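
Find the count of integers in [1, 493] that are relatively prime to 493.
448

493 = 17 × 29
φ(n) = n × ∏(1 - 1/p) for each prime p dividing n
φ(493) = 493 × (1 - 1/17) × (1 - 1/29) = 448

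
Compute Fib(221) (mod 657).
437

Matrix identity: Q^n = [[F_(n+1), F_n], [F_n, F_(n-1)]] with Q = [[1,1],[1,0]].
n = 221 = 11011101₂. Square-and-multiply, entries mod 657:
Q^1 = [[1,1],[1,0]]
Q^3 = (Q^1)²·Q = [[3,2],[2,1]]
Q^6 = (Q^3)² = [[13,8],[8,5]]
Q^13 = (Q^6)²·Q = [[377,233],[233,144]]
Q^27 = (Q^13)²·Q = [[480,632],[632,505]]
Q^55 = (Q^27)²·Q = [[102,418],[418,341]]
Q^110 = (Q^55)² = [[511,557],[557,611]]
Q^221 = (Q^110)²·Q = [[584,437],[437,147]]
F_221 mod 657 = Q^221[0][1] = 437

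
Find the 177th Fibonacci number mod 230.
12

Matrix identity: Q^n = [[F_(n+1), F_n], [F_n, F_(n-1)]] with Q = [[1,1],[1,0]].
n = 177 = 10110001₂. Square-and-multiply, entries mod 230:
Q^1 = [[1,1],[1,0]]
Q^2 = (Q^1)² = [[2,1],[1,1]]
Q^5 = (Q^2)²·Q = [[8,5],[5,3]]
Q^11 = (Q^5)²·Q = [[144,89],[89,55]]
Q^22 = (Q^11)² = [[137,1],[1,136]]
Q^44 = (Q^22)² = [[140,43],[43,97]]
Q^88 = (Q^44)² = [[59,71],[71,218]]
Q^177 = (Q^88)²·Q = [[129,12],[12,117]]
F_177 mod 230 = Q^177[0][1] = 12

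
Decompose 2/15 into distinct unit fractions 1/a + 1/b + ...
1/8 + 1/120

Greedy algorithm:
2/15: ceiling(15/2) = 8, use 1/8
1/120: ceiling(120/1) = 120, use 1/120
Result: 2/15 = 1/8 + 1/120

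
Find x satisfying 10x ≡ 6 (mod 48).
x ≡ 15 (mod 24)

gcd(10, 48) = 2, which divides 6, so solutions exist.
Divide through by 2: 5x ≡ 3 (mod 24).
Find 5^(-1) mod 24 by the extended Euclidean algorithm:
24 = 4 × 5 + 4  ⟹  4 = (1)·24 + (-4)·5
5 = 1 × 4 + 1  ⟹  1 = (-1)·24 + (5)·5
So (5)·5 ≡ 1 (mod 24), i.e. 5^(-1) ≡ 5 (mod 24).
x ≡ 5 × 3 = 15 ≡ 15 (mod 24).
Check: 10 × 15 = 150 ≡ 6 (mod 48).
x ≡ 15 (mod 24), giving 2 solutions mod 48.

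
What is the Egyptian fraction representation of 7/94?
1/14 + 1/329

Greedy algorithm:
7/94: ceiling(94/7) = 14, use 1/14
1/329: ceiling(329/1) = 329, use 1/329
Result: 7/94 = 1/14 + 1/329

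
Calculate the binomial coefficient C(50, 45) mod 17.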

:::

_Exercise prompt_:
The expected output is the exact run of lines from the line with "What is the" through the last line of the material above.

_Response area_:
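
What is the Egyptian fraction representation of 7/94?
1/14 + 1/329

Greedy algorithm:
7/94: ceiling(94/7) = 14, use 1/14
1/329: ceiling(329/1) = 329, use 1/329
Result: 7/94 = 1/14 + 1/329

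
Calculate the binomial coefficient C(50, 45) mod 17.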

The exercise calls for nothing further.